+++ RECORDS FOR THE TASK

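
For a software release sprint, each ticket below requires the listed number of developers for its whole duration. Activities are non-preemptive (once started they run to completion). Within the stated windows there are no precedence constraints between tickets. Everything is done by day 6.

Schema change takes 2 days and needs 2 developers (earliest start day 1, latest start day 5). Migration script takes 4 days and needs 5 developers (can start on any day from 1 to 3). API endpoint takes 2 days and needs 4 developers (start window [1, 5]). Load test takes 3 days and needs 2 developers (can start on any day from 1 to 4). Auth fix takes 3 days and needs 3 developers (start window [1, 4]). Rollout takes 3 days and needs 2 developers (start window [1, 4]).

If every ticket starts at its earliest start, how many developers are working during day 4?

At early start, day 4 has: Migration script.
Demand: 5 = 5.

5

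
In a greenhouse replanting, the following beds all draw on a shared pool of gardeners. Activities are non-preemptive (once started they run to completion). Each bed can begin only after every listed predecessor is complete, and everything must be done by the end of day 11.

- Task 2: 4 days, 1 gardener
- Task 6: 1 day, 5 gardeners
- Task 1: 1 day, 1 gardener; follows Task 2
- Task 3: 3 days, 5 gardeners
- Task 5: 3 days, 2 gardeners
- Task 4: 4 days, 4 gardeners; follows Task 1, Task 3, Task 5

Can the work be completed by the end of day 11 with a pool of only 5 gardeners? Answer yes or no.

The minimum achievable peak is 6; 5 < 6, so no feasible schedule stays within the cap.

no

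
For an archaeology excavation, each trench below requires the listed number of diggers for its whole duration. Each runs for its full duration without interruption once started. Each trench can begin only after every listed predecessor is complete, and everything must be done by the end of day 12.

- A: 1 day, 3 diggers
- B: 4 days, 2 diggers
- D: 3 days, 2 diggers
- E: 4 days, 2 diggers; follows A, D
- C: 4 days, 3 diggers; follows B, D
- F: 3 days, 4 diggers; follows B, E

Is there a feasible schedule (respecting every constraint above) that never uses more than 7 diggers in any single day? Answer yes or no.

Schedule A@1, B@1, D@2, E@5, C@5, F@9: d1:5  d2:4  d3:4  d4:4  d5:5  d6:5  d7:5  d8:5  d9:4  d10:4  d11:4  d12:0 — peak 5 ≤ 7.

yes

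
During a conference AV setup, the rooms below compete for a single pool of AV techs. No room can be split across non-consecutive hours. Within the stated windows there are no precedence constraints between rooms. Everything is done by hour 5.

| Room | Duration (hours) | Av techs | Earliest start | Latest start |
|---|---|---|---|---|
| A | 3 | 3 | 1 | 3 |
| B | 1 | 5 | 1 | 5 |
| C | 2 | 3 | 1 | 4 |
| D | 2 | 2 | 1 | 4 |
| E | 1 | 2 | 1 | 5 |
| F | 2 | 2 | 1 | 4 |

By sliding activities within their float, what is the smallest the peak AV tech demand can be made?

Early-start (A@1, B@1, C@1, D@1, E@1, F@1) gives peak 17: h1:17  h2:10  h3:3  h4:0  h5:0.
Shift B→5, D→3, E→3, F→4.
Schedule A@1, B@5, C@1, D@3, E@3, F@4: h1:6  h2:6  h3:7  h4:4  h5:7 — peak 7.

7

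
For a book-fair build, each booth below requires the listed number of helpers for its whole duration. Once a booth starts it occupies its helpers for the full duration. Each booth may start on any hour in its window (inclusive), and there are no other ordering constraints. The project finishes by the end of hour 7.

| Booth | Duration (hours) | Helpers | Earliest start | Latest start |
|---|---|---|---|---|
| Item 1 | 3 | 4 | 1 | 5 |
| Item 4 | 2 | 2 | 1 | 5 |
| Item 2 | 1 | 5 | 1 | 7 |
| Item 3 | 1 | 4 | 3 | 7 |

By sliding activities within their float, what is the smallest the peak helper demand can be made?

Early-start (Item 1@1, Item 4@1, Item 2@1, Item 3@3) gives peak 11: h1:11  h2:6  h3:8  h4:0  h5:0  h6:0  h7:0.
Shift Item 4→4, Item 2→6, Item 3→7.
Schedule Item 1@1, Item 4@4, Item 2@6, Item 3@7: h1:4  h2:4  h3:4  h4:2  h5:2  h6:5  h7:4 — peak 5.

5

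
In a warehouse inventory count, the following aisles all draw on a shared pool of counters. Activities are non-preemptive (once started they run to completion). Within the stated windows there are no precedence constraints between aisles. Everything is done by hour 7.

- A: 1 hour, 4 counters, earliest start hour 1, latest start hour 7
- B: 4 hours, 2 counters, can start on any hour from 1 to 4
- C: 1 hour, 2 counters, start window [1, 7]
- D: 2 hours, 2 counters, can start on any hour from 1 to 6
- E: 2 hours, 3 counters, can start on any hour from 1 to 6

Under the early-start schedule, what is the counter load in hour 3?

2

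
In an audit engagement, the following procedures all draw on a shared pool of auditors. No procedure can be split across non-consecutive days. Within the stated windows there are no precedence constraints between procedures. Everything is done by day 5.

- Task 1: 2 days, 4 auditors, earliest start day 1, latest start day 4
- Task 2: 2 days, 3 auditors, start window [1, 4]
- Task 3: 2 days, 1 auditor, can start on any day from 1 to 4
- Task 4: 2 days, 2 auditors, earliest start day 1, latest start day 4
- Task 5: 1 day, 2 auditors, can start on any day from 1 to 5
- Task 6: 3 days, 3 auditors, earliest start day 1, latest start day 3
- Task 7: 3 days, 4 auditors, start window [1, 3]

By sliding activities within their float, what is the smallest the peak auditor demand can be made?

9

Early-start (Task 1@1, Task 2@1, Task 3@1, Task 4@1, Task 5@1, Task 6@1, Task 7@1) gives peak 19: d1:19  d2:17  d3:7  d4:0  d5:0.
Shift Task 4→3, Task 5→5, Task 6→3, Task 7→3.
Schedule Task 1@1, Task 2@1, Task 3@1, Task 4@3, Task 5@5, Task 6@3, Task 7@3: d1:8  d2:8  d3:9  d4:9  d5:9 — peak 9.
Total auditor-days = 43 over 5 days ⇒ peak ≥ ⌈43/5⌉ = 9, so 9 is optimal.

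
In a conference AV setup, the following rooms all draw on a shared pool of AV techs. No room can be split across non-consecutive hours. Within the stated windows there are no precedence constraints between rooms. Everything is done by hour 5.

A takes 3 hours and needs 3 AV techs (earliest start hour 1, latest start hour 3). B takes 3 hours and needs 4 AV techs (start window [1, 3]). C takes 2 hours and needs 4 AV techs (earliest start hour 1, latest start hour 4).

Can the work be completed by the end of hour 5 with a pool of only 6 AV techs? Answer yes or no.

The minimum achievable peak is 7; 6 < 7, so no feasible schedule stays within the cap.

no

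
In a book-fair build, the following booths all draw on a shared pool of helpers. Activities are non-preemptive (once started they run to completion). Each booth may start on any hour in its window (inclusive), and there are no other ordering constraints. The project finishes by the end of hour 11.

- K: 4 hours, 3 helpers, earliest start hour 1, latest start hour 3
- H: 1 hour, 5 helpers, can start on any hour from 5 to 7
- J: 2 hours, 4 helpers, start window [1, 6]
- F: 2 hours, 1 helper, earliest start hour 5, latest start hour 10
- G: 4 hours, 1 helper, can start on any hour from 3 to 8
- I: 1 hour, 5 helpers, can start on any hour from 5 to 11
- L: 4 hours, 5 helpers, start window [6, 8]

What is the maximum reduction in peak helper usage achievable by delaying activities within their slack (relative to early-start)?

Early-start peak: h1:7  h2:7  h3:4  h4:4  h5:12  h6:7  h7:5  h8:5  h9:5  h10:0  h11:0 ⇒ 12.
Leveled (K@1, H@5, J@1, F@5, G@3, I@6, L@7): h1:7  h2:7  h3:4  h4:4  h5:7  h6:7  h7:5  h8:5  h9:5  h10:5  h11:0 ⇒ 7.
Reduction 12 − 7 = 5.

5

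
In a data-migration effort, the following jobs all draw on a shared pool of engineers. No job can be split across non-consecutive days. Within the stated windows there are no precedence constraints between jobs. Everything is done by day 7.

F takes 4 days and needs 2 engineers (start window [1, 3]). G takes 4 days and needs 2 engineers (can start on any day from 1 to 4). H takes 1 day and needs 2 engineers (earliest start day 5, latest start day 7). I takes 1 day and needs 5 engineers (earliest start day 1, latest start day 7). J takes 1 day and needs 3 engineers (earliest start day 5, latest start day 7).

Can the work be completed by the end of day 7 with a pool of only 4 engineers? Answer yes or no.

no

The minimum achievable peak is 5; 4 < 5, so no feasible schedule stays within the cap.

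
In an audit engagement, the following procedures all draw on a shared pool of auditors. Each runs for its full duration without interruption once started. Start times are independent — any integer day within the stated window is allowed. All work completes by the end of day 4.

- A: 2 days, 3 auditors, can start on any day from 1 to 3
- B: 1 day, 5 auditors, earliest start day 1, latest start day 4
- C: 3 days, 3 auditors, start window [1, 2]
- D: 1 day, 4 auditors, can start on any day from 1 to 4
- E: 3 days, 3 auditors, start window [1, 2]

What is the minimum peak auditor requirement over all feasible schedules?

Early-start (A@1, B@1, C@1, D@1, E@1) gives peak 18: d1:18  d2:9  d3:6  d4:0.
Shift B→4, D→4.
Schedule A@1, B@4, C@1, D@4, E@1: d1:9  d2:9  d3:6  d4:9 — peak 9.
Total auditor-days = 33 over 4 days ⇒ peak ≥ ⌈33/4⌉ = 9, so 9 is optimal.

9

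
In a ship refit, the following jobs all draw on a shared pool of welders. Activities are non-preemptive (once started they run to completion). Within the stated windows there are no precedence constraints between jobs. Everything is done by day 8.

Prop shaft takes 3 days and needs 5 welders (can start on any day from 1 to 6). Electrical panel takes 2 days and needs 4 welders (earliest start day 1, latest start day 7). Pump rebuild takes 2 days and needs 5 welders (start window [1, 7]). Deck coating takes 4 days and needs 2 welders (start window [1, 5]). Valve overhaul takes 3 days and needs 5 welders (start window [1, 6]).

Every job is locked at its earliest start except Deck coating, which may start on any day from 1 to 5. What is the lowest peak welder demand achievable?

Deck coating@1: d1:21  d2:21  d3:12  d4:2  d5:0  d6:0  d7:0  d8:0 → peak 21
Deck coating@2: d1:19  d2:21  d3:12  d4:2  d5:2  d6:0  d7:0  d8:0 → peak 21
Deck coating@3: d1:19  d2:19  d3:12  d4:2  d5:2  d6:2  d7:0  d8:0 → peak 19
Deck coating@4: d1:19  d2:19  d3:10  d4:2  d5:2  d6:2  d7:2  d8:0 → peak 19
Deck coating@5: d1:19  d2:19  d3:10  d4:0  d5:2  d6:2  d7:2  d8:2 → peak 19
Best is Deck coating@3, peak 19.

19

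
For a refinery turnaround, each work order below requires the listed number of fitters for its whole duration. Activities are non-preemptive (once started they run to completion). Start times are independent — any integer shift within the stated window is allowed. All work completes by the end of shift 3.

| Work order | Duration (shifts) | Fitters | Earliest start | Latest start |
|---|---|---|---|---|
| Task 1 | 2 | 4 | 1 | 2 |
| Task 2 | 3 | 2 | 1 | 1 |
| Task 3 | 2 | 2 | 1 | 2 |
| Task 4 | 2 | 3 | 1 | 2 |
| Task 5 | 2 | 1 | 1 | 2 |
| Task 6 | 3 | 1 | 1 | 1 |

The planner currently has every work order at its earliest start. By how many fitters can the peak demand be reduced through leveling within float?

0

Early-start peak: s1:13  s2:13  s3:3 ⇒ 13.
Leveled (Task 1@1, Task 2@1, Task 3@1, Task 4@1, Task 5@1, Task 6@1): s1:13  s2:13  s3:3 ⇒ 13.
Reduction 13 − 13 = 0.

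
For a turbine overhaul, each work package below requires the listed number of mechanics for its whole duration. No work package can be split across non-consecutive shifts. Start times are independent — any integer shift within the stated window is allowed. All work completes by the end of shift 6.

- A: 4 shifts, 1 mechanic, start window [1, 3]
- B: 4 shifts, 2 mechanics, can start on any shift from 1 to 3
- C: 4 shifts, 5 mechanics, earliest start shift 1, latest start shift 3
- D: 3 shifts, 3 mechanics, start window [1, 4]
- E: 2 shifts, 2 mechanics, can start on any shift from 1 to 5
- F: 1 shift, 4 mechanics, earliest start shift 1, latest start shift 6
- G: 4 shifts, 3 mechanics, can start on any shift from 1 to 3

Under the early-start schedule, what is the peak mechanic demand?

20

Early-start schedule: A@1, B@1, C@1, D@1, E@1, F@1, G@1.
Load per shift: shift 1: 20, shift 2: 16, shift 3: 14, shift 4: 11, shift 5: 0, shift 6: 0.
Peak is 20.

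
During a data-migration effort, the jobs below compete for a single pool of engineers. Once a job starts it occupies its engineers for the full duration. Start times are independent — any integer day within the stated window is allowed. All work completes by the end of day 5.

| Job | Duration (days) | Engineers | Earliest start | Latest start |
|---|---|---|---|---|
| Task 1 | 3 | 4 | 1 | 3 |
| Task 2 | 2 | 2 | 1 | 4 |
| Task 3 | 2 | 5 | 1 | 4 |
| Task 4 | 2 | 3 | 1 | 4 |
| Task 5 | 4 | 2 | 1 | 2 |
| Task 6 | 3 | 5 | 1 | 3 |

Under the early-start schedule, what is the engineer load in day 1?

21

At early start, day 1 has: Task 1, Task 2, Task 3, Task 4, Task 5, Task 6.
Demand: 4 + 2 + 5 + 3 + 2 + 5 = 21.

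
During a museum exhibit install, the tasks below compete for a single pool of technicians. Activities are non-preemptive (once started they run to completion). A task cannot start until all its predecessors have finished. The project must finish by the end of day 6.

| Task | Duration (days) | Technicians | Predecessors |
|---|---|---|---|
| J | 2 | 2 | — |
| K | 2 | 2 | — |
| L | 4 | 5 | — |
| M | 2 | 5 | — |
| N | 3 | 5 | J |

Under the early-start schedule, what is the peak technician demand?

14

Early-start schedule: J@1, K@1, L@1, M@1, N@3.
Load per day: day 1: 14, day 2: 14, day 3: 10, day 4: 10, day 5: 5, day 6: 0.
Peak is 14.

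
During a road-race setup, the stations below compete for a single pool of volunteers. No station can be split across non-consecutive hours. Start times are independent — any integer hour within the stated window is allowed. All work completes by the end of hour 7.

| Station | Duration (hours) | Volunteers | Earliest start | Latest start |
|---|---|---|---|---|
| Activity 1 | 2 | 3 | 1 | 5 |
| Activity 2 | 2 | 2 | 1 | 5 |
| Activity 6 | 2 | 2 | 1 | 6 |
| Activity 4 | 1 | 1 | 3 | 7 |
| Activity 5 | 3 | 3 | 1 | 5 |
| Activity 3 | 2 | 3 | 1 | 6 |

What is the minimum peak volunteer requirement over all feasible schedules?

5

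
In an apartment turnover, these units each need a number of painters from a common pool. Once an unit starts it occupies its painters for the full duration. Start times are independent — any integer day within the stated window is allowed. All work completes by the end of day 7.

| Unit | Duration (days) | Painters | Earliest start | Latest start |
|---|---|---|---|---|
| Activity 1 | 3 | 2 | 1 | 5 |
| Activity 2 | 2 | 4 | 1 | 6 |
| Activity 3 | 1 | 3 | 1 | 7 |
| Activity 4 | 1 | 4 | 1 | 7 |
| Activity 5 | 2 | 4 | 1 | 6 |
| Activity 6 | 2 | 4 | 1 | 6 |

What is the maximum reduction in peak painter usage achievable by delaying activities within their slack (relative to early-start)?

14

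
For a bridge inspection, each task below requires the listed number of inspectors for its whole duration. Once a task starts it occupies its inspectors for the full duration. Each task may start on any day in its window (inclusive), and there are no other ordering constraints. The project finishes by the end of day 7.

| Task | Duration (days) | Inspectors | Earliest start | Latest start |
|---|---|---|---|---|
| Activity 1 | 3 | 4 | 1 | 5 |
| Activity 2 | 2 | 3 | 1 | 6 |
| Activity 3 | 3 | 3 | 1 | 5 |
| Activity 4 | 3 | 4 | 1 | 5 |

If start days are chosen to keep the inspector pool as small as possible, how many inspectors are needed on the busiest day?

7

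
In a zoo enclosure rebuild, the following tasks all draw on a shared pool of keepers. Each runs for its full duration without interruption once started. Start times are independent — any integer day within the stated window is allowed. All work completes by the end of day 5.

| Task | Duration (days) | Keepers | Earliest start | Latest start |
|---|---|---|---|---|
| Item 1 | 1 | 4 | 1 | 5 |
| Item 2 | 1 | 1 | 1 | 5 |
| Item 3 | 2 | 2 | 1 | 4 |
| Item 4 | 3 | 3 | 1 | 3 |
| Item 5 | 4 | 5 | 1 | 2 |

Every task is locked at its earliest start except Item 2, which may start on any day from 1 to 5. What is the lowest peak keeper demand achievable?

Item 2@1: d1:15  d2:10  d3:8  d4:5  d5:0 → peak 15
Item 2@2: d1:14  d2:11  d3:8  d4:5  d5:0 → peak 14
Item 2@3: d1:14  d2:10  d3:9  d4:5  d5:0 → peak 14
Item 2@4: d1:14  d2:10  d3:8  d4:6  d5:0 → peak 14
Item 2@5: d1:14  d2:10  d3:8  d4:5  d5:1 → peak 14
Best is Item 2@2, peak 14.

14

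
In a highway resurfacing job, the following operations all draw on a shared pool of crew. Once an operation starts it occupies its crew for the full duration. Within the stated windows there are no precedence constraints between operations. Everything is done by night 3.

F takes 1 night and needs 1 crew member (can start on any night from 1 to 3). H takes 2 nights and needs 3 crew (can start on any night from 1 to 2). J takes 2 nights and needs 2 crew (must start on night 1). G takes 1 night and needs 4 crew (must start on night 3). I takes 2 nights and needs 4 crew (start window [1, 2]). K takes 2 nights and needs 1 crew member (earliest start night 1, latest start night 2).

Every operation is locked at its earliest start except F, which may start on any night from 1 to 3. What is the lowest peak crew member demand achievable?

F@1: n1:11  n2:10  n3:4 → peak 11
F@2: n1:10  n2:11  n3:4 → peak 11
F@3: n1:10  n2:10  n3:5 → peak 10
Best is F@3, peak 10.

10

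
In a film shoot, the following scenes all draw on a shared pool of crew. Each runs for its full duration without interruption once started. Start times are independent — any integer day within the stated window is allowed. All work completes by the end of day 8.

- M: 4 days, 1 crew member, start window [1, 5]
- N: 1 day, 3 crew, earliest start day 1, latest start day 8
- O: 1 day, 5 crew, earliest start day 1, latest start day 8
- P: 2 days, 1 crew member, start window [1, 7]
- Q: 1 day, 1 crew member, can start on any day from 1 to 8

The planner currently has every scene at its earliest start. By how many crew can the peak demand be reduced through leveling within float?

Early-start peak: d1:11  d2:2  d3:1  d4:1  d5:0  d6:0  d7:0  d8:0 ⇒ 11.
Leveled (M@1, N@1, O@5, P@1, Q@2): d1:5  d2:3  d3:1  d4:1  d5:5  d6:0  d7:0  d8:0 ⇒ 5.
Reduction 11 − 5 = 6.

6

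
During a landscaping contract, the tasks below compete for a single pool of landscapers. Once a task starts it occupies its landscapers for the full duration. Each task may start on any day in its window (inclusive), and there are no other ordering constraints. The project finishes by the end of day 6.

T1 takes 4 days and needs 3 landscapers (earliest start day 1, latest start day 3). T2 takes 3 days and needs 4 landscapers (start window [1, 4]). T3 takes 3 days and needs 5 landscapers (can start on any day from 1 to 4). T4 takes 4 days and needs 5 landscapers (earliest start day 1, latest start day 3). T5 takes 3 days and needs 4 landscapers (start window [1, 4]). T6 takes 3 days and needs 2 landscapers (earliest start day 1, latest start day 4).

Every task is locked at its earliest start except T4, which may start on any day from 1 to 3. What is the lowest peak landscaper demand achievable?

23

T4@1: d1:23  d2:23  d3:23  d4:8  d5:0  d6:0 → peak 23
T4@2: d1:18  d2:23  d3:23  d4:8  d5:5  d6:0 → peak 23
T4@3: d1:18  d2:18  d3:23  d4:8  d5:5  d6:5 → peak 23
Best is T4@1, peak 23.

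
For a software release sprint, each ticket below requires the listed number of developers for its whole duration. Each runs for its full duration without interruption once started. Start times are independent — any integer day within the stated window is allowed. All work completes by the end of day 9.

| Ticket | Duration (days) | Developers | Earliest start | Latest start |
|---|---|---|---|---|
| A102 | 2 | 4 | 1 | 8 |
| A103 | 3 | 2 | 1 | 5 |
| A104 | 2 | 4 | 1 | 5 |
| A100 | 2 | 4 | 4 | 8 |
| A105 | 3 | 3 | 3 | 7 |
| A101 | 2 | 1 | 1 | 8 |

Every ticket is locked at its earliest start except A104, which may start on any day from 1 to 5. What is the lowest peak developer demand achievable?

A104@1: d1:11  d2:11  d3:5  d4:7  d5:7  d6:0  d7:0  d8:0  d9:0 → peak 11
A104@2: d1:7  d2:11  d3:9  d4:7  d5:7  d6:0  d7:0  d8:0  d9:0 → peak 11
A104@3: d1:7  d2:7  d3:9  d4:11  d5:7  d6:0  d7:0  d8:0  d9:0 → peak 11
A104@4: d1:7  d2:7  d3:5  d4:11  d5:11  d6:0  d7:0  d8:0  d9:0 → peak 11
A104@5: d1:7  d2:7  d3:5  d4:7  d5:11  d6:4  d7:0  d8:0  d9:0 → peak 11
Best is A104@1, peak 11.

11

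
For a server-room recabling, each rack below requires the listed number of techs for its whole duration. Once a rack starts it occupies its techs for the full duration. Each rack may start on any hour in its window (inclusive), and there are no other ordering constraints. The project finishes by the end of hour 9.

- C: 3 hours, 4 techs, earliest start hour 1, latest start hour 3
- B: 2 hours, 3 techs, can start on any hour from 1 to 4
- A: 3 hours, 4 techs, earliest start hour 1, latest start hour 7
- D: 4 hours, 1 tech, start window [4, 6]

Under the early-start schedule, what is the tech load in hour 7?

At early start, hour 7 has: D.
Demand: 1 = 1.

1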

++++++

TASK GOAL - An exact copy of the lines above, from the one containing "- O: 1 day, 5" down to the one containing "A101 | 2 | 1" and including both, is the whole answer; retype it and nothing else.

REPLY TO THE TASK -
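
- O: 1 day, 5 crew, earliest start day 1, latest start day 8
- P: 2 days, 1 crew member, start window [1, 7]
- Q: 1 day, 1 crew member, can start on any day from 1 to 8

The planner currently has every scene at its earliest start. By how many crew can the peak demand be reduced through leveling within float?

Early-start peak: d1:11  d2:2  d3:1  d4:1  d5:0  d6:0  d7:0  d8:0 ⇒ 11.
Leveled (M@1, N@1, O@5, P@1, Q@2): d1:5  d2:3  d3:1  d4:1  d5:5  d6:0  d7:0  d8:0 ⇒ 5.
Reduction 11 − 5 = 6.

6

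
During a landscaping contract, the tasks below compete for a single pool of landscapers. Once a task starts it occupies its landscapers for the full duration. Each task may start on any day in its window (inclusive), and there are no other ordering constraints. The project finishes by the end of day 6.

T1 takes 4 days and needs 3 landscapers (earliest start day 1, latest start day 3). T2 takes 3 days and needs 4 landscapers (start window [1, 4]). T3 takes 3 days and needs 5 landscapers (can start on any day from 1 to 4). T4 takes 4 days and needs 5 landscapers (earliest start day 1, latest start day 3). T5 takes 3 days and needs 4 landscapers (start window [1, 4]). T6 takes 3 days and needs 2 landscapers (earliest start day 1, latest start day 4).

Every task is locked at its earliest start except T4, which may start on any day from 1 to 3. What is the lowest peak landscaper demand achievable?

23

T4@1: d1:23  d2:23  d3:23  d4:8  d5:0  d6:0 → peak 23
T4@2: d1:18  d2:23  d3:23  d4:8  d5:5  d6:0 → peak 23
T4@3: d1:18  d2:18  d3:23  d4:8  d5:5  d6:5 → peak 23
Best is T4@1, peak 23.

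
For a software release sprint, each ticket below requires the listed number of developers for its whole duration. Each runs for its full duration without interruption once started. Start times are independent — any integer day within the stated window is allowed. All work completes by the end of day 9.

| Ticket | Duration (days) | Developers | Earliest start | Latest start |
|---|---|---|---|---|
| A102 | 2 | 4 | 1 | 8 |
| A103 | 3 | 2 | 1 | 5 |
| A104 | 2 | 4 | 1 | 5 |
| A100 | 2 | 4 | 4 | 8 |
| A105 | 3 | 3 | 3 | 7 |
| A101 | 2 | 1 | 1 | 8 |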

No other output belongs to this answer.